#### [Prompt]
Every entry has to be restated word for word.

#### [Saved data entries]
_ _ _ _
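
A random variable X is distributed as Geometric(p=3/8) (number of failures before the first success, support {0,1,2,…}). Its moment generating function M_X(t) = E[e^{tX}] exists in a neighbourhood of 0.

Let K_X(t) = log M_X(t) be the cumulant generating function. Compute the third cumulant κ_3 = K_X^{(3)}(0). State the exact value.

M_X(t) = 3/(8*(1 - 5*e^(t)/8))
K_X(t) = log M_X(t) = -log(1 - 5*e^(t)/8) - 3*log(2) + log(3)
dK/dt = -5*e^(t)/(5*e^(t) - 8)
d^2K/dt^2 = 40*e^(t)/(25*e^(2*t) - 80*e^(t) + 64)
d^3K/dt^3 = (-200*e^(2*t) - 320*e^(t))/(125*e^(3*t) - 600*e^(2*t) + 960*e^(t) - 512)

κ_3 = d^3K/dt^3 |_{t=0} = 520/27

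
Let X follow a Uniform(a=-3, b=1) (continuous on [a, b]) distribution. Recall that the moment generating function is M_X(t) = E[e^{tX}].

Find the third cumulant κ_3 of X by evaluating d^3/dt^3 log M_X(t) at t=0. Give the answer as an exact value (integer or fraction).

M_X(t) = (e^(t) - e^(-3*t))/(4*t)
K_X(t) = log M_X(t) = -log(t) + log(e^(t) - e^(-3*t)) - 2*log(2)
D^3[K](t) = (64*t^3*e^(8*t) + 64*t^3*e^(4*t) - 2*e^(12*t) + 6*e^(8*t) - 6*e^(4*t) + 2)/(t^3*e^(12*t) - 3*t^3*e^(8*t) + 3*t^3*e^(4*t) - t^3)

κ_3 = D^3[K](0) = 0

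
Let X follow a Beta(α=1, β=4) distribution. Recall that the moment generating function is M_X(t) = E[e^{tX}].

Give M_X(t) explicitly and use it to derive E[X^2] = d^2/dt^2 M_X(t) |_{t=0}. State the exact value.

M_X(t) = ₁F₁(1; 5; t)
D^2[M](t) = ₁F₁(3; 7; t)/15

E[X^2] = D^2[M](0) = 1/15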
_ _ _ _
#### [Exercise response]
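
A random variable X is distributed as Geometric(p=3/8) (number of failures before the first success, support {0,1,2,…}). Its moment generating function M_X(t) = E[e^{tX}] exists in a neighbourhood of 0.

Let K_X(t) = log M_X(t) be the cumulant generating function. Compute the third cumulant κ_3 = K_X^{(3)}(0). State the exact value.

M_X(t) = 3/(8*(1 - 5*e^(t)/8))
K_X(t) = log M_X(t) = -log(1 - 5*e^(t)/8) - 3*log(2) + log(3)
dK/dt = -5*e^(t)/(5*e^(t) - 8)
d^2K/dt^2 = 40*e^(t)/(25*e^(2*t) - 80*e^(t) + 64)
d^3K/dt^3 = (-200*e^(2*t) - 320*e^(t))/(125*e^(3*t) - 600*e^(2*t) + 960*e^(t) - 512)

κ_3 = d^3K/dt^3 |_{t=0} = 520/27

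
Let X follow a Uniform(a=-3, b=1) (continuous on [a, b]) distribution. Recall that the moment generating function is M_X(t) = E[e^{tX}].

Find the third cumulant κ_3 of X by evaluating d^3/dt^3 log M_X(t) at t=0. Give the answer as an exact value (integer or fraction).

M_X(t) = (e^(t) - e^(-3*t))/(4*t)
K_X(t) = log M_X(t) = -log(t) + log(e^(t) - e^(-3*t)) - 2*log(2)
D^3[K](t) = (64*t^3*e^(8*t) + 64*t^3*e^(4*t) - 2*e^(12*t) + 6*e^(8*t) - 6*e^(4*t) + 2)/(t^3*e^(12*t) - 3*t^3*e^(8*t) + 3*t^3*e^(4*t) - t^3)

κ_3 = D^3[K](0) = 0

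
Let X follow a Beta(α=1, β=4) distribution. Recall that the moment generating function is M_X(t) = E[e^{tX}].

Give M_X(t) explicitly and use it to derive E[X^2] = d^2/dt^2 M_X(t) |_{t=0}. State the exact value.

M_X(t) = ₁F₁(1; 5; t)
D^2[M](t) = ₁F₁(3; 7; t)/15

E[X^2] = D^2[M](0) = 1/15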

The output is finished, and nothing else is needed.